Look for the string "high" in the material below. Copy every line where you find it.

· · · ·

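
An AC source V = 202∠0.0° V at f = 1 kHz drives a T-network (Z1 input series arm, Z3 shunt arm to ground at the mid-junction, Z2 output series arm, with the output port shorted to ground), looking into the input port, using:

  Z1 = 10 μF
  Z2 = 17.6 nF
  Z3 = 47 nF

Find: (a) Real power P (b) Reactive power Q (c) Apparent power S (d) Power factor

Step 1 — Angular frequency: ω = 2π·f = 2π·1000 = 6283 rad/s.
Step 2 — Component impedances:
  Z1: Z = 1/(jωC) = -j/(ω·C) = 0 - j15.92 Ω
  Z2: Z = 1/(jωC) = -j/(ω·C) = 0 - j9043 Ω
  Z3: Z = 1/(jωC) = -j/(ω·C) = 0 - j3386 Ω
Step 3 — With the output port shorted to ground, the output series arm Z2 runs from the junction to ground; the shunt arm Z3 also runs from the junction to ground. They appear in parallel: Z3 || Z2 = 0 - j2464 Ω.
Step 4 — Series with input arm Z1: Z_in = Z1 + (Z3 || Z2) = 0 - j2480 Ω = 2480∠-90.0° Ω.
Step 5 — Source phasor: V = 202∠0.0° V = 202 V.
Step 6 — Current: I = V / Z = 0 + j0.08146 A = 0.08146∠90.0° A.
Step 7 — Complex power: S = V·I* = 0 - j16.46 VA.
Step 8 — Real power: P = Re(S) = 0 W.
Step 9 — Reactive power: Q = Im(S) = -16.46 VAR.
Step 10 — Apparent power: |S| = 16.46 VA.
Step 11 — Power factor: PF = P/|S| = 0 (leading).

(a) P = 0 W  (b) Q = -16.46 VAR  (c) S = 16.46 VA  (d) PF = 0 (leading)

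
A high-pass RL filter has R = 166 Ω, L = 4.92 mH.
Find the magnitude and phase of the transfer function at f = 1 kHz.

Step 1 — Angular frequency: ω = 2π·1000 = 6283 rad/s.
Step 2 — Transfer function: H(jω) = jωL/(R + jωL).
Step 3 — Numerator jωL = j·30.91; denominator R + jωL = 166 + j30.91.
Step 4 — H = 0.03352 + j0.18.
Step 5 — Magnitude: |H| = 0.1831 (-14.7 dB); phase: φ = 79.5°.

|H| = 0.1831 (-14.7 dB), φ = 79.5°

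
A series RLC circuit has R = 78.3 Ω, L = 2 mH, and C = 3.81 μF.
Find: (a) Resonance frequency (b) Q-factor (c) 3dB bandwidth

Step 1 — Resonance: ω₀ = 1/√(LC) = 1/√(0.002·3.81e-06) = 1.146e+04 rad/s.
Step 2 — f₀ = ω₀/(2π) = 1823 Hz.
Step 3 — Series Q: Q = ω₀L/R = 1.146e+04·0.002/78.3 = 0.2926.
Step 4 — Bandwidth: Δω = ω₀/Q = 3.915e+04 rad/s; BW = Δω/(2π) = 6231 Hz.

(a) f₀ = 1823 Hz  (b) Q = 0.2926  (c) BW = 6231 Hz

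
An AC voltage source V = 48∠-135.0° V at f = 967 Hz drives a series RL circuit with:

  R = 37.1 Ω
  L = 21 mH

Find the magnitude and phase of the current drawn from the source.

Step 1 — Angular frequency: ω = 2π·f = 2π·967 = 6076 rad/s.
Step 2 — Component impedances:
  R: Z = R = 37.1 Ω
  L: Z = jωL = j·6076·0.021 = 0 + j127.6 Ω
Step 3 — Series combination: Z_total = R + L = 37.1 + j127.6 Ω = 132.9∠73.8° Ω.
Step 4 — Source phasor: V = 48∠-135.0° V = -33.94 - j33.94 V.
Step 5 — Ohm's law: I = V / Z_total = (-33.94 - j33.94) / (37.1 + j127.6) = -0.3166 + j0.174 A.
Step 6 — Convert to polar: |I| = 0.3612 A, ∠I = 151.2°.

I = 0.3612∠151.2° A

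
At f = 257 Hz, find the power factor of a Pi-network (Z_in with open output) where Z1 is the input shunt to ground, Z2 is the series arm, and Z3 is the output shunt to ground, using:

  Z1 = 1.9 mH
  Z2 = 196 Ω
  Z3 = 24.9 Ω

Step 1 — Angular frequency: ω = 2π·f = 2π·257 = 1615 rad/s.
Step 2 — Component impedances:
  Z1: Z = jωL = j·1615·0.0019 = 0 + j3.068 Ω
  Z2: Z = R = 196 Ω
  Z3: Z = R = 24.9 Ω
Step 3 — With open output, the series arm Z2 and the output shunt Z3 appear in series to ground: Z2 + Z3 = 220.9 Ω.
Step 4 — Parallel with input shunt Z1: Z_in = Z1 || (Z2 + Z3) = 0.0426 + j3.067 Ω = 3.068∠89.2° Ω.
Step 5 — Power factor: PF = cos(φ) = Re(Z)/|Z| = 0.0426/3.068 = 0.01389.
Step 6 — Type: Im(Z) = 3.067 ⇒ lagging (phase φ = 89.2°).

PF = 0.01389 (lagging, φ = 89.2°)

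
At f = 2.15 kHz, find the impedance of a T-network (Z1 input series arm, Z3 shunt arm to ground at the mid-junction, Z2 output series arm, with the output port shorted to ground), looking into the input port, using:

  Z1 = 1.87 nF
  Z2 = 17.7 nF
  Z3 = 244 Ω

Step 1 — Angular frequency: ω = 2π·f = 2π·2150 = 1.351e+04 rad/s.
Step 2 — Component impedances:
  Z1: Z = 1/(jωC) = -j/(ω·C) = 0 - j3.959e+04 Ω
  Z2: Z = 1/(jωC) = -j/(ω·C) = 0 - j4182 Ω
  Z3: Z = R = 244 Ω
Step 3 — With the output port shorted to ground, the output series arm Z2 runs from the junction to ground; the shunt arm Z3 also runs from the junction to ground. They appear in parallel: Z3 || Z2 = 243.2 - j14.19 Ω.
Step 4 — Series with input arm Z1: Z_in = Z1 + (Z3 || Z2) = 243.2 - j3.96e+04 Ω = 3.96e+04∠-89.6° Ω.

Z = 243.2 - j3.96e+04 Ω = 3.96e+04∠-89.6° Ω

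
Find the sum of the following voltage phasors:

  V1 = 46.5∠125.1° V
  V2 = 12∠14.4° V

Step 1 — Convert each phasor to rectangular form:
  V1 = 46.5·(cos(125.1°) + j·sin(125.1°)) = -26.74 + j38.04 V
  V2 = 12·(cos(14.4°) + j·sin(14.4°)) = 11.62 + j2.984 V
Step 2 — Sum components: V_total = -15.11 + j41.03 V.
Step 3 — Convert to polar: |V_total| = 43.72 V, ∠V_total = 110.2°.

V_total = 43.72∠110.2° V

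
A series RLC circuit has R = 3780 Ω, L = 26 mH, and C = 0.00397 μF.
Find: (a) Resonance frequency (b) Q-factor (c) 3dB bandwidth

Step 1 — Resonance: ω₀ = 1/√(LC) = 1/√(0.026·3.97e-09) = 9.843e+04 rad/s.
Step 2 — f₀ = ω₀/(2π) = 1.567e+04 Hz.
Step 3 — Series Q: Q = ω₀L/R = 9.843e+04·0.026/3780 = 0.677.
Step 4 — Bandwidth: Δω = ω₀/Q = 1.454e+05 rad/s; BW = Δω/(2π) = 2.314e+04 Hz.

(a) f₀ = 1.567e+04 Hz  (b) Q = 0.677  (c) BW = 2.314e+04 Hz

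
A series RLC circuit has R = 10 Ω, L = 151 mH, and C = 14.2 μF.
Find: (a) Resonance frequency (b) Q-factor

Step 1 — Resonance condition Im(Z)=0 gives ω₀ = 1/√(LC).
Step 2 — ω₀ = 1/√(0.151·1.42e-05) = 682.9 rad/s.
Step 3 — f₀ = ω₀/(2π) = 108.7 Hz.
Step 4 — Series Q: Q = ω₀L/R = 682.9·0.151/10 = 10.31.

(a) f₀ = 108.7 Hz  (b) Q = 10.31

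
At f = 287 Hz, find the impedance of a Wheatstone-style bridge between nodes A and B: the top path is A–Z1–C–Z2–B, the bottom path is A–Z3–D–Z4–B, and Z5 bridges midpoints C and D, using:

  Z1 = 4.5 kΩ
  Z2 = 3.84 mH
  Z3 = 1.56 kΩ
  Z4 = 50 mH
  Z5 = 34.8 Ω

Step 1 — Angular frequency: ω = 2π·f = 2π·287 = 1803 rad/s.
Step 2 — Component impedances:
  Z1: Z = R = 4500 Ω
  Z2: Z = jωL = j·1803·0.00384 = 0 + j6.925 Ω
  Z3: Z = R = 1560 Ω
  Z4: Z = jωL = j·1803·0.05 = 0 + j90.16 Ω
  Z5: Z = R = 34.8 Ω
Step 3 — Bridge requires nodal analysis (the Z5 bridge couples midpoints C and D, so the two paths cannot be reduced to a simple series/parallel combination). Setting node B to ground and injecting 1 A at node A, the 3-node admittance system at A, C, D solves to V_A = Z_AB = 1172 + j11.36 Ω = 1172∠0.6° Ω.

Z = 1172 + j11.36 Ω = 1172∠0.6° Ω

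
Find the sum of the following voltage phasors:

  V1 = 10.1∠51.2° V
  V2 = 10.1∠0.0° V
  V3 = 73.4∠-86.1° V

Step 1 — Convert each phasor to rectangular form:
  V1 = 10.1·(cos(51.2°) + j·sin(51.2°)) = 6.329 + j7.871 V
  V2 = 10.1·(cos(0.0°) + j·sin(0.0°)) = 10.1 V
  V3 = 73.4·(cos(-86.1°) + j·sin(-86.1°)) = 4.992 - j73.23 V
Step 2 — Sum components: V_total = 21.42 - j65.36 V.
Step 3 — Convert to polar: |V_total| = 68.78 V, ∠V_total = -71.9°.

V_total = 68.78∠-71.9° V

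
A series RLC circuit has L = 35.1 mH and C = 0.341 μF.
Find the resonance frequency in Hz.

Step 1 — Resonance condition Im(Z)=0 gives ω₀ = 1/√(LC).
Step 2 — ω₀ = 1/√(0.0351·3.41e-07) = 9140 rad/s.
Step 3 — f₀ = ω₀/(2π) = 1455 Hz.

f₀ = 1455 Hz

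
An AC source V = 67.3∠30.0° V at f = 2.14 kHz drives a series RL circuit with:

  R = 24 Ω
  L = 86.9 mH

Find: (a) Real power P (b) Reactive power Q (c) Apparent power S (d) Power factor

Step 1 — Angular frequency: ω = 2π·f = 2π·2140 = 1.345e+04 rad/s.
Step 2 — Component impedances:
  R: Z = R = 24 Ω
  L: Z = jωL = j·1.345e+04·0.0869 = 0 + j1168 Ω
Step 3 — Series combination: Z_total = R + L = 24 + j1168 Ω = 1169∠88.8° Ω.
Step 4 — Source phasor: V = 67.3∠30.0° V = 58.28 + j33.65 V.
Step 5 — Current: I = V / Z = 0.02981 - j0.04927 A = 0.05759∠-58.8° A.
Step 6 — Complex power: S = V·I* = 0.07959 + j3.875 VA.
Step 7 — Real power: P = Re(S) = 0.07959 W.
Step 8 — Reactive power: Q = Im(S) = 3.875 VAR.
Step 9 — Apparent power: |S| = 3.875 VA.
Step 10 — Power factor: PF = P/|S| = 0.02054 (lagging).

(a) P = 0.07959 W  (b) Q = 3.875 VAR  (c) S = 3.875 VA  (d) PF = 0.02054 (lagging)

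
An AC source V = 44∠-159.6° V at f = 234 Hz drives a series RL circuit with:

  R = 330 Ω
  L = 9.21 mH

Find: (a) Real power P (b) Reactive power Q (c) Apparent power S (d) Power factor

Step 1 — Angular frequency: ω = 2π·f = 2π·234 = 1470 rad/s.
Step 2 — Component impedances:
  R: Z = R = 330 Ω
  L: Z = jωL = j·1470·0.00921 = 0 + j13.54 Ω
Step 3 — Series combination: Z_total = R + L = 330 + j13.54 Ω = 330.3∠2.3° Ω.
Step 4 — Source phasor: V = 44∠-159.6° V = -41.24 - j15.34 V.
Step 5 — Current: I = V / Z = -0.1267 - j0.04128 A = 0.1332∠-161.9° A.
Step 6 — Complex power: S = V·I* = 5.857 + j0.2403 VA.
Step 7 — Real power: P = Re(S) = 5.857 W.
Step 8 — Reactive power: Q = Im(S) = 0.2403 VAR.
Step 9 — Apparent power: |S| = 5.862 VA.
Step 10 — Power factor: PF = P/|S| = 0.9992 (lagging).

(a) P = 5.857 W  (b) Q = 0.2403 VAR  (c) S = 5.862 VA  (d) PF = 0.9992 (lagging)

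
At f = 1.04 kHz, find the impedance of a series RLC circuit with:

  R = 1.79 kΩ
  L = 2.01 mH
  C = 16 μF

Step 1 — Angular frequency: ω = 2π·f = 2π·1040 = 6535 rad/s.
Step 2 — Component impedances:
  R: Z = R = 1790 Ω
  L: Z = jωL = j·6535·0.00201 = 0 + j13.13 Ω
  C: Z = 1/(jωC) = -j/(ω·C) = 0 - j9.565 Ω
Step 3 — Series combination: Z_total = R + L + C = 1790 + j3.57 Ω = 1790∠0.1° Ω.

Z = 1790 + j3.57 Ω = 1790∠0.1° Ω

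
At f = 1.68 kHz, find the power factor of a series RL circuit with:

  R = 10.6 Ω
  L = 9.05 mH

Step 1 — Angular frequency: ω = 2π·f = 2π·1680 = 1.056e+04 rad/s.
Step 2 — Component impedances:
  R: Z = R = 10.6 Ω
  L: Z = jωL = j·1.056e+04·0.00905 = 0 + j95.53 Ω
Step 3 — Series combination: Z_total = R + L = 10.6 + j95.53 Ω = 96.12∠83.7° Ω.
Step 4 — Power factor: PF = cos(φ) = Re(Z)/|Z| = 10.6/96.12 = 0.1103.
Step 5 — Type: Im(Z) = 95.53 ⇒ lagging (phase φ = 83.7°).

PF = 0.1103 (lagging, φ = 83.7°)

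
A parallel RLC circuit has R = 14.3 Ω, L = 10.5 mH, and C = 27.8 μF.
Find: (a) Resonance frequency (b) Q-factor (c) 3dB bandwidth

Step 1 — Resonance: ω₀ = 1/√(LC) = 1/√(0.0105·2.78e-05) = 1851 rad/s.
Step 2 — f₀ = ω₀/(2π) = 294.6 Hz.
Step 3 — Parallel Q: Q = R/(ω₀L) = 14.3/(1851·0.0105) = 0.7358.
Step 4 — Bandwidth: Δω = ω₀/Q = 2515 rad/s; BW = Δω/(2π) = 400.3 Hz.

(a) f₀ = 294.6 Hz  (b) Q = 0.7358  (c) BW = 400.3 Hz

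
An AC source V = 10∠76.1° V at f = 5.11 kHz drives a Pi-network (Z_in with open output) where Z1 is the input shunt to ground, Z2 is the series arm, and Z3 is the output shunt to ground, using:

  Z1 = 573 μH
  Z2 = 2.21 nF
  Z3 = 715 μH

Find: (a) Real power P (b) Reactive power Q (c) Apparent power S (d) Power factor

Step 1 — Angular frequency: ω = 2π·f = 2π·5110 = 3.211e+04 rad/s.
Step 2 — Component impedances:
  Z1: Z = jωL = j·3.211e+04·0.000573 = 0 + j18.4 Ω
  Z2: Z = 1/(jωC) = -j/(ω·C) = 0 - j1.409e+04 Ω
  Z3: Z = jωL = j·3.211e+04·0.000715 = 0 + j22.96 Ω
Step 3 — With open output, the series arm Z2 and the output shunt Z3 appear in series to ground: Z2 + Z3 = 0 - j1.407e+04 Ω.
Step 4 — Parallel with input shunt Z1: Z_in = Z1 || (Z2 + Z3) = 0 + j18.42 Ω = 18.42∠90.0° Ω.
Step 5 — Source phasor: V = 10∠76.1° V = 2.402 + j9.707 V.
Step 6 — Current: I = V / Z = 0.5269 - j0.1304 A = 0.5428∠-13.9° A.
Step 7 — Complex power: S = V·I* = 0 + j5.428 VA.
Step 8 — Real power: P = Re(S) = 0 W.
Step 9 — Reactive power: Q = Im(S) = 5.428 VAR.
Step 10 — Apparent power: |S| = 5.428 VA.
Step 11 — Power factor: PF = P/|S| = 0 (lagging).

(a) P = 0 W  (b) Q = 5.428 VAR  (c) S = 5.428 VA  (d) PF = 0 (lagging)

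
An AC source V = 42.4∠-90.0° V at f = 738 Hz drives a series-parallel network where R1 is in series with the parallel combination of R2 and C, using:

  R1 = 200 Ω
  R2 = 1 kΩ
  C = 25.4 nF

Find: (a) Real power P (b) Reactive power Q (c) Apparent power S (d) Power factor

Step 1 — Angular frequency: ω = 2π·f = 2π·738 = 4637 rad/s.
Step 2 — Component impedances:
  R1: Z = R = 200 Ω
  R2: Z = R = 1000 Ω
  C: Z = 1/(jωC) = -j/(ω·C) = 0 - j8490 Ω
Step 3 — Parallel branch: R2 || C = 1/(1/R2 + 1/C) = 986.3 - j116.2 Ω.
Step 4 — Series with R1: Z_total = R1 + (R2 || C) = 1186 - j116.2 Ω = 1192∠-5.6° Ω.
Step 5 — Source phasor: V = 42.4∠-90.0° V = 0 - j42.4 V.
Step 6 — Current: I = V / Z = 0.003467 - j0.0354 A = 0.03557∠-84.4° A.
Step 7 — Complex power: S = V·I* = 1.501 - j0.147 VA.
Step 8 — Real power: P = Re(S) = 1.501 W.
Step 9 — Reactive power: Q = Im(S) = -0.147 VAR.
Step 10 — Apparent power: |S| = 1.508 VA.
Step 11 — Power factor: PF = P/|S| = 0.9952 (leading).

(a) P = 1.501 W  (b) Q = -0.147 VAR  (c) S = 1.508 VA  (d) PF = 0.9952 (leading)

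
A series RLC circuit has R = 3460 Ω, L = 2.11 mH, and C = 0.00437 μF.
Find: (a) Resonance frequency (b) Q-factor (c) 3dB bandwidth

Step 1 — Resonance: ω₀ = 1/√(LC) = 1/√(0.00211·4.37e-09) = 3.293e+05 rad/s.
Step 2 — f₀ = ω₀/(2π) = 5.241e+04 Hz.
Step 3 — Series Q: Q = ω₀L/R = 3.293e+05·0.00211/3460 = 0.2008.
Step 4 — Bandwidth: Δω = ω₀/Q = 1.64e+06 rad/s; BW = Δω/(2π) = 2.61e+05 Hz.

(a) f₀ = 5.241e+04 Hz  (b) Q = 0.2008  (c) BW = 2.61e+05 Hz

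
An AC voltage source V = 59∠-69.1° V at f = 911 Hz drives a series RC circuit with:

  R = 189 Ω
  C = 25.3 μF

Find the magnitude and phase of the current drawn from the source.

Step 1 — Angular frequency: ω = 2π·f = 2π·911 = 5724 rad/s.
Step 2 — Component impedances:
  R: Z = R = 189 Ω
  C: Z = 1/(jωC) = -j/(ω·C) = 0 - j6.905 Ω
Step 3 — Series combination: Z_total = R + C = 189 - j6.905 Ω = 189.1∠-2.1° Ω.
Step 4 — Source phasor: V = 59∠-69.1° V = 21.05 - j55.12 V.
Step 5 — Ohm's law: I = V / Z_total = (21.05 - j55.12) / (189 - j6.905) = 0.1219 - j0.2872 A.
Step 6 — Convert to polar: |I| = 0.312 A, ∠I = -67.0°.

I = 0.312∠-67.0° A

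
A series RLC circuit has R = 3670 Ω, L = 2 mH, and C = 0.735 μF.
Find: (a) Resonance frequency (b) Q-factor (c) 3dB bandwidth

Step 1 — Resonance: ω₀ = 1/√(LC) = 1/√(0.002·7.35e-07) = 2.608e+04 rad/s.
Step 2 — f₀ = ω₀/(2π) = 4151 Hz.
Step 3 — Series Q: Q = ω₀L/R = 2.608e+04·0.002/3670 = 0.01421.
Step 4 — Bandwidth: Δω = ω₀/Q = 1.835e+06 rad/s; BW = Δω/(2π) = 2.92e+05 Hz.

(a) f₀ = 4151 Hz  (b) Q = 0.01421  (c) BW = 2.92e+05 Hz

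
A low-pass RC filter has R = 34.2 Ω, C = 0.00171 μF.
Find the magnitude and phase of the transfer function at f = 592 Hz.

Step 1 — Angular frequency: ω = 2π·592 = 3720 rad/s.
Step 2 — Transfer function: H(jω) = 1/(1 + jωRC).
Step 3 — Denominator: 1 + jωRC = 1 + j·3720·34.2·1.71e-09 = 1 + j0.0002175.
Step 4 — H = 1 - j0.0002175.
Step 5 — Magnitude: |H| = 1 (-0.0 dB); phase: φ = -0.0°.

|H| = 1 (-0.0 dB), φ = -0.0°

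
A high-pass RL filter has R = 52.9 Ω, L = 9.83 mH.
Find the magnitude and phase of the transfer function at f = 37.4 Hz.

Step 1 — Angular frequency: ω = 2π·37.4 = 235 rad/s.
Step 2 — Transfer function: H(jω) = jωL/(R + jωL).
Step 3 — Numerator jωL = j·2.31; denominator R + jωL = 52.9 + j2.31.
Step 4 — H = 0.001903 + j0.04358.
Step 5 — Magnitude: |H| = 0.04363 (-27.2 dB); phase: φ = 87.5°.

|H| = 0.04363 (-27.2 dB), φ = 87.5°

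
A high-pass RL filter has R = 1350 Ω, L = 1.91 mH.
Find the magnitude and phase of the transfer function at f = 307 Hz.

Step 1 — Angular frequency: ω = 2π·307 = 1929 rad/s.
Step 2 — Transfer function: H(jω) = jωL/(R + jωL).
Step 3 — Numerator jωL = j·3.684; denominator R + jωL = 1350 + j3.684.
Step 4 — H = 7.448e-06 + j0.002729.
Step 5 — Magnitude: |H| = 0.002729 (-51.3 dB); phase: φ = 89.8°.

|H| = 0.002729 (-51.3 dB), φ = 89.8°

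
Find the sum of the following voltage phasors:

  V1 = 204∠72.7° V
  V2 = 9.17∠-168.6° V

Step 1 — Convert each phasor to rectangular form:
  V1 = 204·(cos(72.7°) + j·sin(72.7°)) = 60.66 + j194.8 V
  V2 = 9.17·(cos(-168.6°) + j·sin(-168.6°)) = -8.989 - j1.813 V
Step 2 — Sum components: V_total = 51.68 + j193 V.
Step 3 — Convert to polar: |V_total| = 199.8 V, ∠V_total = 75.0°.

V_total = 199.8∠75.0° V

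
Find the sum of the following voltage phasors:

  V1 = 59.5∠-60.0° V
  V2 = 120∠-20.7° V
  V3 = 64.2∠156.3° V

Step 1 — Convert each phasor to rectangular form:
  V1 = 59.5·(cos(-60.0°) + j·sin(-60.0°)) = 29.75 - j51.53 V
  V2 = 120·(cos(-20.7°) + j·sin(-20.7°)) = 112.3 - j42.42 V
  V3 = 64.2·(cos(156.3°) + j·sin(156.3°)) = -58.79 + j25.81 V
Step 2 — Sum components: V_total = 83.22 - j68.14 V.
Step 3 — Convert to polar: |V_total| = 107.6 V, ∠V_total = -39.3°.

V_total = 107.6∠-39.3° V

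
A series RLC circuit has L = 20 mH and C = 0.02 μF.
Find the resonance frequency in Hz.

Step 1 — Resonance condition Im(Z)=0 gives ω₀ = 1/√(LC).
Step 2 — ω₀ = 1/√(0.02·2e-08) = 5e+04 rad/s.
Step 3 — f₀ = ω₀/(2π) = 7958 Hz.

f₀ = 7958 Hz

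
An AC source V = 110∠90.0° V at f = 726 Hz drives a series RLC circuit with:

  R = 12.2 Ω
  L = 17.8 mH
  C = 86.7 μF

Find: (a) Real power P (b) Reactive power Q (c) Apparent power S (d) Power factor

Step 1 — Angular frequency: ω = 2π·f = 2π·726 = 4562 rad/s.
Step 2 — Component impedances:
  R: Z = R = 12.2 Ω
  L: Z = jωL = j·4562·0.0178 = 0 + j81.2 Ω
  C: Z = 1/(jωC) = -j/(ω·C) = 0 - j2.529 Ω
Step 3 — Series combination: Z_total = R + L + C = 12.2 + j78.67 Ω = 79.61∠81.2° Ω.
Step 4 — Source phasor: V = 110∠90.0° V = 0 + j110 V.
Step 5 — Current: I = V / Z = 1.365 + j0.2118 A = 1.382∠8.8° A.
Step 6 — Complex power: S = V·I* = 23.29 + j150.2 VA.
Step 7 — Real power: P = Re(S) = 23.29 W.
Step 8 — Reactive power: Q = Im(S) = 150.2 VAR.
Step 9 — Apparent power: |S| = 152 VA.
Step 10 — Power factor: PF = P/|S| = 0.1533 (lagging).

(a) P = 23.29 W  (b) Q = 150.2 VAR  (c) S = 152 VA  (d) PF = 0.1533 (lagging)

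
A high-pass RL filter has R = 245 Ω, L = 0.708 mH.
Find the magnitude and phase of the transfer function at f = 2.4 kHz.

Step 1 — Angular frequency: ω = 2π·2400 = 1.508e+04 rad/s.
Step 2 — Transfer function: H(jω) = jωL/(R + jωL).
Step 3 — Numerator jωL = j·10.68; denominator R + jωL = 245 + j10.68.
Step 4 — H = 0.001895 + j0.04349.
Step 5 — Magnitude: |H| = 0.04354 (-27.2 dB); phase: φ = 87.5°.

|H| = 0.04354 (-27.2 dB), φ = 87.5°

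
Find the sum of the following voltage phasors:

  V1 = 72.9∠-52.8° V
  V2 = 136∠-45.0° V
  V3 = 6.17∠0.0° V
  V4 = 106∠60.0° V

Step 1 — Convert each phasor to rectangular form:
  V1 = 72.9·(cos(-52.8°) + j·sin(-52.8°)) = 44.08 - j58.07 V
  V2 = 136·(cos(-45.0°) + j·sin(-45.0°)) = 96.17 - j96.17 V
  V3 = 6.17·(cos(0.0°) + j·sin(0.0°)) = 6.17 V
  V4 = 106·(cos(60.0°) + j·sin(60.0°)) = 53 + j91.8 V
Step 2 — Sum components: V_total = 199.4 - j62.43 V.
Step 3 — Convert to polar: |V_total| = 209 V, ∠V_total = -17.4°.

V_total = 209∠-17.4° V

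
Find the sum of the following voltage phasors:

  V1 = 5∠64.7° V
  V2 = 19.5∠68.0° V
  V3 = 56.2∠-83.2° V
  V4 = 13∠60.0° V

Step 1 — Convert each phasor to rectangular form:
  V1 = 5·(cos(64.7°) + j·sin(64.7°)) = 2.137 + j4.52 V
  V2 = 19.5·(cos(68.0°) + j·sin(68.0°)) = 7.305 + j18.08 V
  V3 = 56.2·(cos(-83.2°) + j·sin(-83.2°)) = 6.654 - j55.8 V
  V4 = 13·(cos(60.0°) + j·sin(60.0°)) = 6.5 + j11.26 V
Step 2 — Sum components: V_total = 22.6 - j21.95 V.
Step 3 — Convert to polar: |V_total| = 31.5 V, ∠V_total = -44.2°.

V_total = 31.5∠-44.2° V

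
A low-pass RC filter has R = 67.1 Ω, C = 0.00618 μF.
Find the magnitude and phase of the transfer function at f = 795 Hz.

Step 1 — Angular frequency: ω = 2π·795 = 4995 rad/s.
Step 2 — Transfer function: H(jω) = 1/(1 + jωRC).
Step 3 — Denominator: 1 + jωRC = 1 + j·4995·67.1·6.18e-09 = 1 + j0.002071.
Step 4 — H = 1 - j0.002071.
Step 5 — Magnitude: |H| = 1 (-0.0 dB); phase: φ = -0.1°.

|H| = 1 (-0.0 dB), φ = -0.1°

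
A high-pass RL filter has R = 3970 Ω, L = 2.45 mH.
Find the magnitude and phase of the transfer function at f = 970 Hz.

Step 1 — Angular frequency: ω = 2π·970 = 6095 rad/s.
Step 2 — Transfer function: H(jω) = jωL/(R + jωL).
Step 3 — Numerator jωL = j·14.93; denominator R + jωL = 3970 + j14.93.
Step 4 — H = 1.415e-05 + j0.003761.
Step 5 — Magnitude: |H| = 0.003761 (-48.5 dB); phase: φ = 89.8°.

|H| = 0.003761 (-48.5 dB), φ = 89.8°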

· · · ·

:: The answer ::
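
A high-pass RL filter has R = 166 Ω, L = 4.92 mH.
A high-pass RL filter has R = 52.9 Ω, L = 9.83 mH.
A high-pass RL filter has R = 1350 Ω, L = 1.91 mH.
A high-pass RL filter has R = 245 Ω, L = 0.708 mH.
A high-pass RL filter has R = 3970 Ω, L = 2.45 mH.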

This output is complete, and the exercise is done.